• What to produce: Set down all of the data again, character for character.

• Saved data entries:
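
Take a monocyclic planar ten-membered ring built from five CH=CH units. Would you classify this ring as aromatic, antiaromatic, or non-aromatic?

All ring atoms are sp² and supply a p orbital to the ring (the double-bond atoms are sp², each contributing one p electron); the conjugation is uninterrupted.
π-electron count: 5 × 2 = 10 from the 5 double-bond units.
With 10 π electrons (n = 2), the Hückel 4n+2 condition holds.

Aromatic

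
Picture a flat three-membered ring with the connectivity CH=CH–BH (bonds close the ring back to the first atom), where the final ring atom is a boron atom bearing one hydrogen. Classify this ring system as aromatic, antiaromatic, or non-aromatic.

The p orbitals form a continuous loop: each doubly-bonded ring atom is sp² with one p-orbital electron; the boron has an empty p orbital. The ring is fully conjugated.
Adding the contributions, 1 × 2 = 2 from the double-bond unit + 0 from the BH atom = 2.
2 = 4(0) + 2, which satisfies Hückel's 4n+2 rule.

Aromatic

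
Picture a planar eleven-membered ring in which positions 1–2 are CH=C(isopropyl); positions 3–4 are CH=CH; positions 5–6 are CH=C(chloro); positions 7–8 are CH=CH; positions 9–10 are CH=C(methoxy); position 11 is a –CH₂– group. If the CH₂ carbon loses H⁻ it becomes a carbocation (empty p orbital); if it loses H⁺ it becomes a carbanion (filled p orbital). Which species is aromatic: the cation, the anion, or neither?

The cation

Both ions have a continuous loop of p orbitals — each ring atom is sp².
Cation: 5 × 2 + 0 = 10 π electrons → 4(2)+2, aromatic.
Anion: 5 × 2 + 2 = 12 π electrons → 4(3), antiaromatic.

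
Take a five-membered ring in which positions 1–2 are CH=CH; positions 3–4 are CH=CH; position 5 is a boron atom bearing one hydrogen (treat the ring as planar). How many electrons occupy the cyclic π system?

4

The p orbitals form a continuous loop: each doubly-bonded ring atom is sp² with one p-orbital electron; the boron has an empty p orbital. The ring is fully conjugated.
Tallying contributions gives 2 × 2 = 4 from the double-bond units + 0 from the BH atom = 4.
This is borole.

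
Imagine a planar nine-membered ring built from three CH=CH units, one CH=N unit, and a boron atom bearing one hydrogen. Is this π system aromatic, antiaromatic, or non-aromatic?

Antiaromatic

Check conjugation: the double-bond atoms are sp², each contributing one p electron; each sp² =N– keeps its lone pair in-plane and puts one electron into the π system; the boron has an empty p orbital — every position has a p orbital, so the cyclic π system is continuous.
Counting π electrons: 4 × 2 = 8 from the double-bond units + 0 from the BH atom = 8.
With 8 = 4·2 π electrons, Hückel's rule classifies the planar ring as antiaromatic.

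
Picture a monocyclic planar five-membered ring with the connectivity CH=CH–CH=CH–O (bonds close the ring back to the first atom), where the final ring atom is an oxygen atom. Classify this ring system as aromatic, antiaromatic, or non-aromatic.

Aromatic

Every ring atom contributes a p orbital perpendicular to the ring (the double-bond atoms are sp², each contributing one p electron; the oxygen donates one lone pair from its p orbital), so the π system is cyclic and fully conjugated.
π-electron count: 2 × 2 = 4 from the double-bond units + 2 from the O atom = 6.
With 6 π electrons (n = 1), the Hückel 4n+2 condition holds.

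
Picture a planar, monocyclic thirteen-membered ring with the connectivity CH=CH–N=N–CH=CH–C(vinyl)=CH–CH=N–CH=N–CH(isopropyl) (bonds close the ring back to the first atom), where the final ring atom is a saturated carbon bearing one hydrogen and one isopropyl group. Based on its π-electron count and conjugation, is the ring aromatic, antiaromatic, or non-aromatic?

The CH(isopropyl) position has four σ bonds — that saturated carbon is sp³ and has no p orbital in the ring π system — so the cyclic conjugation is interrupted.
Hückel's rule only applies to fully conjugated rings, so this one is simply non-aromatic.

Non-aromatic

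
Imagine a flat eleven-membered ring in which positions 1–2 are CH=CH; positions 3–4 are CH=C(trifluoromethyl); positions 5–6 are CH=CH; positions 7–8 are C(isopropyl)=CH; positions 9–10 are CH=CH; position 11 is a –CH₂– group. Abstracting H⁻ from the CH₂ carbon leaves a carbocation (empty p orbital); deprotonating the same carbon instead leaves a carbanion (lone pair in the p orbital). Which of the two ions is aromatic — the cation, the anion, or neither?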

• Answer space:
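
Take a monocyclic planar ten-membered ring built from five CH=CH units. Would you classify this ring as aromatic, antiaromatic, or non-aromatic?

All ring atoms are sp² and supply a p orbital to the ring (the double-bond atoms are sp², each contributing one p electron); the conjugation is uninterrupted.
π-electron count: 5 × 2 = 10 from the 5 double-bond units.
With 10 π electrons (n = 2), the Hückel 4n+2 condition holds.

Aromatic

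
Picture a flat three-membered ring with the connectivity CH=CH–BH (bonds close the ring back to the first atom), where the final ring atom is a boron atom bearing one hydrogen. Classify this ring system as aromatic, antiaromatic, or non-aromatic.

The p orbitals form a continuous loop: each doubly-bonded ring atom is sp² with one p-orbital electron; the boron has an empty p orbital. The ring is fully conjugated.
Adding the contributions, 1 × 2 = 2 from the double-bond unit + 0 from the BH atom = 2.
2 = 4(0) + 2, which satisfies Hückel's 4n+2 rule.

Aromatic

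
Picture a planar eleven-membered ring in which positions 1–2 are CH=C(isopropyl); positions 3–4 are CH=CH; positions 5–6 are CH=C(chloro); positions 7–8 are CH=CH; positions 9–10 are CH=C(methoxy); position 11 is a –CH₂– group. If the CH₂ carbon loses H⁻ it becomes a carbocation (empty p orbital); if it loses H⁺ it becomes a carbanion (filled p orbital). Which species is aromatic: the cation, the anion, or neither?

The cation

Both ions have a continuous loop of p orbitals — each ring atom is sp².
Cation: 5 × 2 + 0 = 10 π electrons → 4(2)+2, aromatic.
Anion: 5 × 2 + 2 = 12 π electrons → 4(3), antiaromatic.

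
Take a five-membered ring in which positions 1–2 are CH=CH; positions 3–4 are CH=CH; position 5 is a boron atom bearing one hydrogen (treat the ring as planar). How many electrons occupy the cyclic π system?

4

The p orbitals form a continuous loop: each doubly-bonded ring atom is sp² with one p-orbital electron; the boron has an empty p orbital. The ring is fully conjugated.
Tallying contributions gives 2 × 2 = 4 from the double-bond units + 0 from the BH atom = 4.
This is borole.

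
Imagine a planar nine-membered ring built from three CH=CH units, one CH=N unit, and a boron atom bearing one hydrogen. Is this π system aromatic, antiaromatic, or non-aromatic?

Antiaromatic

Check conjugation: the double-bond atoms are sp², each contributing one p electron; each sp² =N– keeps its lone pair in-plane and puts one electron into the π system; the boron has an empty p orbital — every position has a p orbital, so the cyclic π system is continuous.
Counting π electrons: 4 × 2 = 8 from the double-bond units + 0 from the BH atom = 8.
With 8 = 4·2 π electrons, Hückel's rule classifies the planar ring as antiaromatic.

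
Picture a monocyclic planar five-membered ring with the connectivity CH=CH–CH=CH–O (bonds close the ring back to the first atom), where the final ring atom is an oxygen atom. Classify this ring system as aromatic, antiaromatic, or non-aromatic.

Aromatic

Every ring atom contributes a p orbital perpendicular to the ring (the double-bond atoms are sp², each contributing one p electron; the oxygen donates one lone pair from its p orbital), so the π system is cyclic and fully conjugated.
π-electron count: 2 × 2 = 4 from the double-bond units + 2 from the O atom = 6.
With 6 π electrons (n = 1), the Hückel 4n+2 condition holds.

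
Picture a planar, monocyclic thirteen-membered ring with the connectivity CH=CH–N=N–CH=CH–C(vinyl)=CH–CH=N–CH=N–CH(isopropyl) (bonds close the ring back to the first atom), where the final ring atom is a saturated carbon bearing one hydrogen and one isopropyl group. Based on its π-electron count and conjugation, is the ring aromatic, antiaromatic, or non-aromatic?

The CH(isopropyl) position has four σ bonds — that saturated carbon is sp³ and has no p orbital in the ring π system — so the cyclic conjugation is interrupted.
Hückel's rule only applies to fully conjugated rings, so this one is simply non-aromatic.

Non-aromatic

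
Imagine a flat eleven-membered ring in which positions 1–2 are CH=CH; positions 3–4 are CH=C(trifluoromethyl); positions 5–6 are CH=CH; positions 7–8 are C(isopropyl)=CH; positions 9–10 are CH=CH; position 11 is a –CH₂– group. Abstracting H⁻ from the CH₂ carbon leaves a carbocation (empty p orbital); deprotonating the same carbon instead leaves a carbanion (lone pair in the p orbital). Which of the two ions is aromatic — the cation, the anion, or neither?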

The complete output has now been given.